ASSIGNED TASK:
Every line of the material must come back exactly as given.

RECORDS SHOWN:
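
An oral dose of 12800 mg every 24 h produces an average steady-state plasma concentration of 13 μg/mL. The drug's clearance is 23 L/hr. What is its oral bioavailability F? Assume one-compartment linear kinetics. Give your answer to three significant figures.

F·D/τ = CL·Css at steady state → F = CL·Css·τ / D.
F = 23 × 13 × 24 / 12800 = 0.561

0.561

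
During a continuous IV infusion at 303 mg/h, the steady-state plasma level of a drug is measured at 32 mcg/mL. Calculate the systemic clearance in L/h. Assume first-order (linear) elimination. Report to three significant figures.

9.47 L/h

At steady state, infusion rate = CL × Css, so CL = rate / Css.
CL = 303 / 32 = 9.469 L/h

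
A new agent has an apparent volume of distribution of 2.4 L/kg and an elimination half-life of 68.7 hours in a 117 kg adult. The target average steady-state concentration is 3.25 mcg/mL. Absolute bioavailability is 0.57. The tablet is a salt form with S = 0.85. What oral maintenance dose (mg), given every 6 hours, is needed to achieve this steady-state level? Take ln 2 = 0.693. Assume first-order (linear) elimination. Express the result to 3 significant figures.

Vd(total) = 117 kg × 2.4 L/kg = 280.8 L
CL = 0.693 × Vd / t½ = 0.693 × 280.8 / 68.7 = 2.833 L/h
D = CL × Css × τ / F / S = 2.833 × 3.25 × 6 / 0.57 / 0.85 = 114.0 mg

114 mg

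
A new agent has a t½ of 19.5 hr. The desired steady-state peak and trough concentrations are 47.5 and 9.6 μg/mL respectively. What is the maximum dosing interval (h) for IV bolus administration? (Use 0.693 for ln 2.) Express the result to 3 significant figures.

45.0 h

k = 0.693 / t½ = 0.693 / 19.5 = 0.03554 h⁻¹
Between IV bolus doses, concentration decays as C = C₀·e^(−kτ), so C_peak/C_trough = e^(kτ).
τ_max = ln(C_peak/C_trough) / k = ln(47.5/9.6) / 0.03554 = 1.599 / 0.03554 = 44.99 h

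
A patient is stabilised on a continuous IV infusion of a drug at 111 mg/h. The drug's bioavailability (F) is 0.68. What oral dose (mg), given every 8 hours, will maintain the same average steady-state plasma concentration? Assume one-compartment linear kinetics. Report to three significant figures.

To maintain the same Css, the systemic dosing rate must be unchanged: F·D/τ = infusion rate.
D = rate × τ / F = 111 × 8 / 0.68 = 1306 mg

1310 mg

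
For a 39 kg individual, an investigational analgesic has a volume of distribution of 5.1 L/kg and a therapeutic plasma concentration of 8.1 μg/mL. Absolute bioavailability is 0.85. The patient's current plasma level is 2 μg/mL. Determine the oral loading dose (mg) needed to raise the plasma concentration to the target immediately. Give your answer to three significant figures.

1430 mg

Vd(total) = 39 kg × 5.1 L/kg = 198.9 L
Concentration deficit ΔC = 8.1 − 2 = 6.100 mg/L
LD = Vd × ΔC / F = 198.9 × 6.100 / 0.85 = 1427 mg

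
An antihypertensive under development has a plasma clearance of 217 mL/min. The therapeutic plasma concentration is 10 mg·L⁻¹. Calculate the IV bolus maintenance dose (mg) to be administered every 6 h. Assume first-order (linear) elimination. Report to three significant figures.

CL = 217 mL/min × 60/1000 = 13.02 L/h
At steady state, dose per interval replaces the amount cleared in that interval: D/τ = CL·Css.
D = CL × Css × τ = 13.02 × 10 × 6 = 781.2 mg

781 mg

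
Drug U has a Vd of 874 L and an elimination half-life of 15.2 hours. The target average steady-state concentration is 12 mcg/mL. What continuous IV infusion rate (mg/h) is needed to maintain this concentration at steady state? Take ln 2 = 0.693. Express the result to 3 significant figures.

CL = ln 2 · Vd / t½ = 0.693 × 874.0 / 15.2 = 39.85 L/h
Infusion rate = CL × Css = 39.85 × 12 = 478.2 mg/h

478 mg/h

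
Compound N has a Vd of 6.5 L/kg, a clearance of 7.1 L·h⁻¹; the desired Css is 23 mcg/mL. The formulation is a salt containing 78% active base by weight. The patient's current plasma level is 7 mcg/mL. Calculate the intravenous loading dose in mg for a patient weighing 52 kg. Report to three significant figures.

Vd(total) = 52 kg × 6.5 L/kg = 338.0 L
Loading dose depends on Vd (not clearance): it fills the distribution volume.
Concentration deficit ΔC = 23 − 7 = 16.00 mg/L
LD = Vd × ΔC / S = 338.0 × 16.00 / 0.78 = 6933 mg

6930 mg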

FINISHED EXERCISE:
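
An oral dose of 12800 mg every 24 h produces an average steady-state plasma concentration of 13 μg/mL. The drug's clearance is 23 L/hr. What is its oral bioavailability F? Assume one-compartment linear kinetics. Give your answer to three significant figures.

F·D/τ = CL·Css at steady state → F = CL·Css·τ / D.
F = 23 × 13 × 24 / 12800 = 0.561

0.561

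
During a continuous IV infusion at 303 mg/h, the steady-state plasma level of a drug is measured at 32 mcg/mL. Calculate the systemic clearance in L/h. Assume first-order (linear) elimination. Report to three significant figures.

9.47 L/h

At steady state, infusion rate = CL × Css, so CL = rate / Css.
CL = 303 / 32 = 9.469 L/h

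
A new agent has an apparent volume of distribution of 2.4 L/kg and an elimination half-life of 68.7 hours in a 117 kg adult. The target average steady-state concentration is 3.25 mcg/mL. Absolute bioavailability is 0.57. The tablet is a salt form with S = 0.85. What oral maintenance dose (mg), given every 6 hours, is needed to achieve this steady-state level? Take ln 2 = 0.693. Assume first-order (linear) elimination. Express the result to 3 significant figures.

Vd(total) = 117 kg × 2.4 L/kg = 280.8 L
CL = 0.693 × Vd / t½ = 0.693 × 280.8 / 68.7 = 2.833 L/h
D = CL × Css × τ / F / S = 2.833 × 3.25 × 6 / 0.57 / 0.85 = 114.0 mg

114 mg

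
A new agent has a t½ of 19.5 hr. The desired steady-state peak and trough concentrations are 47.5 and 9.6 μg/mL respectively. What is the maximum dosing interval (h) for IV bolus administration? (Use 0.693 for ln 2.) Express the result to 3 significant figures.

45.0 h

k = 0.693 / t½ = 0.693 / 19.5 = 0.03554 h⁻¹
Between IV bolus doses, concentration decays as C = C₀·e^(−kτ), so C_peak/C_trough = e^(kτ).
τ_max = ln(C_peak/C_trough) / k = ln(47.5/9.6) / 0.03554 = 1.599 / 0.03554 = 44.99 h

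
A patient is stabilised on a continuous IV infusion of a drug at 111 mg/h. The drug's bioavailability (F) is 0.68. What oral dose (mg), given every 8 hours, will maintain the same average steady-state plasma concentration? Assume one-compartment linear kinetics. Report to three significant figures.

To maintain the same Css, the systemic dosing rate must be unchanged: F·D/τ = infusion rate.
D = rate × τ / F = 111 × 8 / 0.68 = 1306 mg

1310 mg

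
For a 39 kg individual, an investigational analgesic has a volume of distribution of 5.1 L/kg and a therapeutic plasma concentration of 8.1 μg/mL. Absolute bioavailability is 0.85. The patient's current plasma level is 2 μg/mL. Determine the oral loading dose (mg) needed to raise the plasma concentration to the target immediately. Give your answer to three significant figures.

1430 mg

Vd(total) = 39 kg × 5.1 L/kg = 198.9 L
Concentration deficit ΔC = 8.1 − 2 = 6.100 mg/L
LD = Vd × ΔC / F = 198.9 × 6.100 / 0.85 = 1427 mg

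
An antihypertensive under development has a plasma clearance of 217 mL/min. The therapeutic plasma concentration is 10 mg·L⁻¹. Calculate the IV bolus maintenance dose (mg) to be administered every 6 h. Assume first-order (linear) elimination. Report to three significant figures.

CL = 217 mL/min × 60/1000 = 13.02 L/h
At steady state, dose per interval replaces the amount cleared in that interval: D/τ = CL·Css.
D = CL × Css × τ = 13.02 × 10 × 6 = 781.2 mg

781 mg

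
Drug U has a Vd of 874 L and an elimination half-life of 15.2 hours. The target average steady-state concentration is 12 mcg/mL. What continuous IV infusion rate (mg/h) is needed to maintain this concentration at steady state? Take ln 2 = 0.693. Express the result to 3 significant figures.

CL = ln 2 · Vd / t½ = 0.693 × 874.0 / 15.2 = 39.85 L/h
Infusion rate = CL × Css = 39.85 × 12 = 478.2 mg/h

478 mg/h

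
Compound N has a Vd of 6.5 L/kg, a clearance of 7.1 L·h⁻¹; the desired Css is 23 mcg/mL. The formulation is a salt containing 78% active base by weight. The patient's current plasma level is 7 mcg/mL. Calculate the intravenous loading dose in mg for a patient weighing 52 kg. Report to three significant figures.

Vd(total) = 52 kg × 6.5 L/kg = 338.0 L
Loading dose depends on Vd (not clearance): it fills the distribution volume.
Concentration deficit ΔC = 23 − 7 = 16.00 mg/L
LD = Vd × ΔC / S = 338.0 × 16.00 / 0.78 = 6933 mg

6930 mg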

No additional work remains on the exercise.